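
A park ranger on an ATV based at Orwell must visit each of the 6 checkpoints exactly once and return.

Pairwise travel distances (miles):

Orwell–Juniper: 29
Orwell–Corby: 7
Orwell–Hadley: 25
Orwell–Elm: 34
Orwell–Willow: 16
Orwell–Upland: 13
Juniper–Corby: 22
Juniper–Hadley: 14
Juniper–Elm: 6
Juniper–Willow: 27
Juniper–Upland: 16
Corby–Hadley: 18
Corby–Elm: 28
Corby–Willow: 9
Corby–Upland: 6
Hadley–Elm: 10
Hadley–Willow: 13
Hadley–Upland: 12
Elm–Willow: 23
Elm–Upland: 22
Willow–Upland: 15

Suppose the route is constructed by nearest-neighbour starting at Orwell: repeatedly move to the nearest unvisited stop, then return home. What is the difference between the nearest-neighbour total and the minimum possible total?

From Orwell: Corby=7, Upland=13, Willow=16, Hadley=25, Juniper=29, Elm=34 → choose Corby (7).
From Corby: Upland=6, Willow=9, Hadley=18, Juniper=22, Elm=28 → choose Upland (6).
From Upland: Hadley=12, Willow=15, Juniper=16, Elm=22 → choose Hadley (12).
From Hadley: Elm=10, Willow=13, Juniper=14 → choose Elm (10).
From Elm: Juniper=6, Willow=23 → choose Juniper (6).
From Juniper: Willow=27 → choose Willow (27).
NN route Orwell → Corby → Upland → Hadley → Elm → Juniper → Willow → Orwell costs 84.
Optimal: Orwell → Corby → Willow → Hadley → Elm → Juniper → Upland → Orwell costs 74 (by enumerating all 360 distinct tours).
Excess = 84 − 74 = 10.

The nearest-neighbour route is 10 miles longer than optimal.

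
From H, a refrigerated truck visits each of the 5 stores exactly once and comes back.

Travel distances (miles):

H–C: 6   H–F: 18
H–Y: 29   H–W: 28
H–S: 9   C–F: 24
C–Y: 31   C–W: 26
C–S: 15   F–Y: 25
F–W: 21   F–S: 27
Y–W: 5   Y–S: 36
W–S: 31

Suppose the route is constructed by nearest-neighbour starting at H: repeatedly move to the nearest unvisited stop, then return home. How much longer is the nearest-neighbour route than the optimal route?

H: C=6, S=9, F=18, W=28, Y=29 ⇒ C
C: S=15, F=24, W=26, Y=31 ⇒ S
S: F=27, W=31, Y=36 ⇒ F
F: W=21, Y=25 ⇒ W
W: Y=5 ⇒ Y
NN route H → C → S → F → W → Y → H costs 103.
Optimal: H → C → W → Y → F → S → H costs 98 (by enumerating all 60 distinct tours).
Excess = 103 − 98 = 5.

The nearest-neighbour route is 5 miles longer than optimal.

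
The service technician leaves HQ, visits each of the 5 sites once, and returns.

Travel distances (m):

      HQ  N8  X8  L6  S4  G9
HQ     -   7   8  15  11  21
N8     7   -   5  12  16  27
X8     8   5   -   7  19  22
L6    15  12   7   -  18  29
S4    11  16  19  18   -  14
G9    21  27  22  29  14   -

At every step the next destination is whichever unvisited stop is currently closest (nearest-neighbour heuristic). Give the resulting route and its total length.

HQ → [N8:7 / X8:8 / S4:11 / L6:15 / G9:21] → N8 (7)
N8 → [X8:5 / L6:12 / S4:16 / G9:27] → X8 (5)
X8 → [L6:7 / S4:19 / G9:22] → L6 (7)
L6 → [S4:18 / G9:29] → S4 (18)
S4 → [G9:14] → G9 (14)
Return G9→HQ: 21.
Total = 7 + 5 + 7 + 18 + 14 + 21 = 72.

Total distance 72 m via the nearest-neighbour route HQ → N8 → X8 → L6 → S4 → G9 → HQ.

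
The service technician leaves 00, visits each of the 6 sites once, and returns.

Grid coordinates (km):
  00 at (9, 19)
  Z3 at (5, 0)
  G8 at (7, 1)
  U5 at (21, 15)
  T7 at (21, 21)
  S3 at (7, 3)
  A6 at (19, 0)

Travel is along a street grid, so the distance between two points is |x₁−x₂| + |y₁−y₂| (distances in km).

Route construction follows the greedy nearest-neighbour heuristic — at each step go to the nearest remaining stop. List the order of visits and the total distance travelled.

From 00: distances to unvisited — T7=14, U5=16, S3=18, G8=20, Z3=23, A6=29. Nearest is T7 (14).
From T7: distances to unvisited — U5=6, A6=23, S3=32, G8=34, Z3=37. Nearest is U5 (6).
From U5: distances to unvisited — A6=17, S3=26, G8=28, Z3=31. Nearest is A6 (17).
From A6: distances to unvisited — G8=13, Z3=14, S3=15. Nearest is G8 (13).
From G8: distances to unvisited — S3=2, Z3=3. Nearest is S3 (2).
From S3: distances to unvisited — Z3=5. Nearest is Z3 (5).
Return Z3→00: 23.
Total = 14 + 6 + 17 + 13 + 2 + 5 + 23 = 80.

Total distance 80 km via the nearest-neighbour route 00 → T7 → U5 → A6 → G8 → S3 → Z3 → 00.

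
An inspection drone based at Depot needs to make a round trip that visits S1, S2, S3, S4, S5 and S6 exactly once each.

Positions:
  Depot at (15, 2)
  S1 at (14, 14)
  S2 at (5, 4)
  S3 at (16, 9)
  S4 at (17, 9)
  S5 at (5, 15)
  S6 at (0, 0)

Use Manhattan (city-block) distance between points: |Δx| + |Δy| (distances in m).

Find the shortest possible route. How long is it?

There are 360 distinct closed tours to check (reversals are equivalent).
Depot - S1 - S2 - S3 - S4 - S5 - S6 - Depot: 13+19+16+1+18+20+17 = 104
Depot - S1 - S2 - S3 - S4 - S6 - S5 - Depot: 13+19+16+1+26+20+23 = 118
Depot - S1 - S2 - S3 - S5 - S4 - S6 - Depot: 13+19+16+17+18+26+17 = 126
Depot - S1 - S2 - S3 - S5 - S6 - S4 - Depot: 13+19+16+17+20+26+9 = 120
Depot - S1 - S2 - S3 - S6 - S4 - S5 - Depot: 13+19+16+25+26+18+23 = 140
Depot - S1 - S2 - S3 - S6 - S5 - S4 - Depot: 13+19+16+25+20+18+9 = 120
Depot - S1 - S2 - S4 - S3 - S5 - S6 - Depot: 13+19+17+1+17+20+17 = 104
Depot - S1 - S2 - S4 - S3 - S6 - S5 - Depot: 13+19+17+1+25+20+23 = 118
… (352 more)
Depot - S3 - S4 - S1 - S5 - S2 - S6 - Depot: 8+1+8+10+11+9+17 = 64  ← best
The minimum is 64.
One optimal route: Depot → S3 → S4 → S1 → S5 → S2 → S6 → Depot (or its reverse).

Minimum total distance: 64 m.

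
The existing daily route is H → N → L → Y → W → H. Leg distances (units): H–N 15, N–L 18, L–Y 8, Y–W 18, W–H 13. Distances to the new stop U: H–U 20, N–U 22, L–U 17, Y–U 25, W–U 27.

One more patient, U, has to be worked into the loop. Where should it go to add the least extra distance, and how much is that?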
=====
**About this exercise:** Please go line by line through the records above, copying each one that holds the string "based".

**Answer:**
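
A park ranger on an ATV based at Orwell must visit each of the 6 checkpoints exactly once and return.
An inspection drone based at Depot needs to make a round trip that visits S1, S2, S3, S4, S5 and S6 exactly once each.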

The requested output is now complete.